[Records from a data collection]
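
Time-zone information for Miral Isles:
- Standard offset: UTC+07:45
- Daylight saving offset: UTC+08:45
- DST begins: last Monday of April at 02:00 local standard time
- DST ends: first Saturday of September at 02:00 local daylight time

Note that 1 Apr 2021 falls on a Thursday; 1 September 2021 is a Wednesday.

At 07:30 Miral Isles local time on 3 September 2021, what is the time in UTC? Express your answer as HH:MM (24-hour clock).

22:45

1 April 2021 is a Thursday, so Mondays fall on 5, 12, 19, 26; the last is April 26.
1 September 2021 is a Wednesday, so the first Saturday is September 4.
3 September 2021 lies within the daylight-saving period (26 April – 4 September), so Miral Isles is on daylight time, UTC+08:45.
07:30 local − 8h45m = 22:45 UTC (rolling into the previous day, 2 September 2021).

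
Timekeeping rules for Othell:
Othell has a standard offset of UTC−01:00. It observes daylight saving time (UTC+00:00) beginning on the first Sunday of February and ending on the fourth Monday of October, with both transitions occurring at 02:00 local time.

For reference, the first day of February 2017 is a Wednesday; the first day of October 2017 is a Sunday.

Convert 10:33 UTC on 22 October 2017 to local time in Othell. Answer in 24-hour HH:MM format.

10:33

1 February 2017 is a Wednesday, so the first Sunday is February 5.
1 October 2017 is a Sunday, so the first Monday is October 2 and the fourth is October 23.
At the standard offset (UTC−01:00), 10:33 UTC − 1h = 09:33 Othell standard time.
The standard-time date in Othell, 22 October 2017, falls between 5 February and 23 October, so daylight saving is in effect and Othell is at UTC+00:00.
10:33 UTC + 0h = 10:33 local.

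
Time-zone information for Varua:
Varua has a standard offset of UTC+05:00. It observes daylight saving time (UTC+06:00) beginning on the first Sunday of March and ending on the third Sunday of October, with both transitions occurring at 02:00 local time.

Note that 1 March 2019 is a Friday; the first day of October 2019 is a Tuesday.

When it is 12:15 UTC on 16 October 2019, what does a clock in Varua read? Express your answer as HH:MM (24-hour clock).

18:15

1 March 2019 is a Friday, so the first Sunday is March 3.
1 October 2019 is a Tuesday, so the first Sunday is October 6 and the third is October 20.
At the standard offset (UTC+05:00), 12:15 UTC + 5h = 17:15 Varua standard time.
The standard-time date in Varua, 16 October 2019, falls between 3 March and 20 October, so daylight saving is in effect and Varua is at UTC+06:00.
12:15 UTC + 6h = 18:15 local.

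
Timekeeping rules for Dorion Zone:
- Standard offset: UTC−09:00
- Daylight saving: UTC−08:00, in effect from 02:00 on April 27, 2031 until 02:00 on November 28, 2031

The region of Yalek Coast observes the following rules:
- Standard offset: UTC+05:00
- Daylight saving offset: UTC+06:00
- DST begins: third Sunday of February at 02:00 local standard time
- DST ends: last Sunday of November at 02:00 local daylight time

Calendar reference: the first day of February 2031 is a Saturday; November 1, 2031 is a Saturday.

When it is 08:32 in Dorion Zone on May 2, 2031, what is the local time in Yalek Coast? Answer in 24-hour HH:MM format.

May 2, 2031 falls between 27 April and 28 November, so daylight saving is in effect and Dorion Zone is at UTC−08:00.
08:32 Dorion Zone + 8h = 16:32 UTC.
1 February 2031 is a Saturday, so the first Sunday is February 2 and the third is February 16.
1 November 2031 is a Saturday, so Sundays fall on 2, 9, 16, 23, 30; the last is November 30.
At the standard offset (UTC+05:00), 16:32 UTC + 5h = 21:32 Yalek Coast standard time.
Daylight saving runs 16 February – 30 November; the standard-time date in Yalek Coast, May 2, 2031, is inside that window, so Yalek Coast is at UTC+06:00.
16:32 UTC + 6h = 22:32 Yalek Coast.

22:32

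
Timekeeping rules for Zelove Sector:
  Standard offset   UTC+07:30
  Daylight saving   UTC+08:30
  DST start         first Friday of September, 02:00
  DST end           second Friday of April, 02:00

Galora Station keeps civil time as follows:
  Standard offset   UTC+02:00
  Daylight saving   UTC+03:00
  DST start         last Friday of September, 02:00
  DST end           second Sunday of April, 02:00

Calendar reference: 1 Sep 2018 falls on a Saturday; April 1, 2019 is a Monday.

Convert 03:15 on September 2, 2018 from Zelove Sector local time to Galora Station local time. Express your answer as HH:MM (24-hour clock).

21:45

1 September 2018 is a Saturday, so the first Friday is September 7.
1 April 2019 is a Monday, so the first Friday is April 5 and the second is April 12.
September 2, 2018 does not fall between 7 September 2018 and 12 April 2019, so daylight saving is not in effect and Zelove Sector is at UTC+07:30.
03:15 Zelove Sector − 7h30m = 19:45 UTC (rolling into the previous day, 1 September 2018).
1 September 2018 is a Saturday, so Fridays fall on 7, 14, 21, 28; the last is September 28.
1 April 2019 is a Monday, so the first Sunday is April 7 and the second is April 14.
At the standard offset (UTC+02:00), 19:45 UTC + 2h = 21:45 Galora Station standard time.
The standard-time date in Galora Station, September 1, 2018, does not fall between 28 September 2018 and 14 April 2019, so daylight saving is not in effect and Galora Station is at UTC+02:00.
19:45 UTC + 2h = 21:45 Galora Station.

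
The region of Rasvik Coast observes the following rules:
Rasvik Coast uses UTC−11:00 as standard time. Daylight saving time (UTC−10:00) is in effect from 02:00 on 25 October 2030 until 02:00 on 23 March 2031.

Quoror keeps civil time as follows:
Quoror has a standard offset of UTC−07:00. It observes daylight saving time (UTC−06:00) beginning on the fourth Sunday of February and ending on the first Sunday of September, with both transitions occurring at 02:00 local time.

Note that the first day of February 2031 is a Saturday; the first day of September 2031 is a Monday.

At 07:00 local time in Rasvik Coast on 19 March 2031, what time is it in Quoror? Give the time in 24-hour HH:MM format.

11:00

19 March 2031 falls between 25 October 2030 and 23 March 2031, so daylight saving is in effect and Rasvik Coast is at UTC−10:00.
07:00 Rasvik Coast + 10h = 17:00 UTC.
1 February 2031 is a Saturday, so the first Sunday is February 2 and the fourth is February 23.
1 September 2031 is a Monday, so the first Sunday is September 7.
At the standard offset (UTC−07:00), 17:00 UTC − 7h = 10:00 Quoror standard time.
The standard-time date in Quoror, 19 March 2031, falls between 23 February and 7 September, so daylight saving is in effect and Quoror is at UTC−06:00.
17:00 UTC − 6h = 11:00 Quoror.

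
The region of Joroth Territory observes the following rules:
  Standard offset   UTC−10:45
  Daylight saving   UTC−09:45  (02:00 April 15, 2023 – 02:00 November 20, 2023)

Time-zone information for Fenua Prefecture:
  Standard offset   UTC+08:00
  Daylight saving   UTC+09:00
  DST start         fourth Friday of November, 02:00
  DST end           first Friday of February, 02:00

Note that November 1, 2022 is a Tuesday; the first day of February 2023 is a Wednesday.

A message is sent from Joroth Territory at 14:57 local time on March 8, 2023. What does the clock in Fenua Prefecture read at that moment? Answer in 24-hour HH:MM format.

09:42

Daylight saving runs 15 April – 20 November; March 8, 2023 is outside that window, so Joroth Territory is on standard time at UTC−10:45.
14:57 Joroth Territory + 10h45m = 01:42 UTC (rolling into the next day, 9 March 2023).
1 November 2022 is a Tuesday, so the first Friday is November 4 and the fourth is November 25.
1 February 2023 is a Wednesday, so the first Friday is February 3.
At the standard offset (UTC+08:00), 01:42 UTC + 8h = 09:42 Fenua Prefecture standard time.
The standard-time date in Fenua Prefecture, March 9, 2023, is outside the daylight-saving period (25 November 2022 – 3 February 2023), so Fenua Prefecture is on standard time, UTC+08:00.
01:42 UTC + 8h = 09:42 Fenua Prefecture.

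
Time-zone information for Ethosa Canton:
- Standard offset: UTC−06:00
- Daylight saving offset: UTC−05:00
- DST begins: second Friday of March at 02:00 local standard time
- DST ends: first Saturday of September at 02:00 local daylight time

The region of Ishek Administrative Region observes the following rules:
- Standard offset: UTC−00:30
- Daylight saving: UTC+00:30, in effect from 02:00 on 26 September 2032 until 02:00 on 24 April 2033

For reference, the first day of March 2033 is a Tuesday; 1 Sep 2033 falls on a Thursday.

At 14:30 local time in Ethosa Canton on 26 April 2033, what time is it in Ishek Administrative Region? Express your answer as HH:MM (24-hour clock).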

Goal of the exercise:
Among the entries above, copy exactly only the lines starting with the one containing "- Standard offset: UTC−09:00" and going through the one containing "Calendar reference: the", both ends included.

Worked solution:
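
- Standard offset: UTC−09:00
- Daylight saving: UTC−08:00, in effect from 02:00 on April 27, 2031 until 02:00 on November 28, 2031

The region of Yalek Coast observes the following rules:
- Standard offset: UTC+05:00
- Daylight saving offset: UTC+06:00
- DST begins: third Sunday of February at 02:00 local standard time
- DST ends: last Sunday of November at 02:00 local daylight time

Calendar reference: the first day of February 2031 is a Saturday; November 1, 2031 is a Saturday.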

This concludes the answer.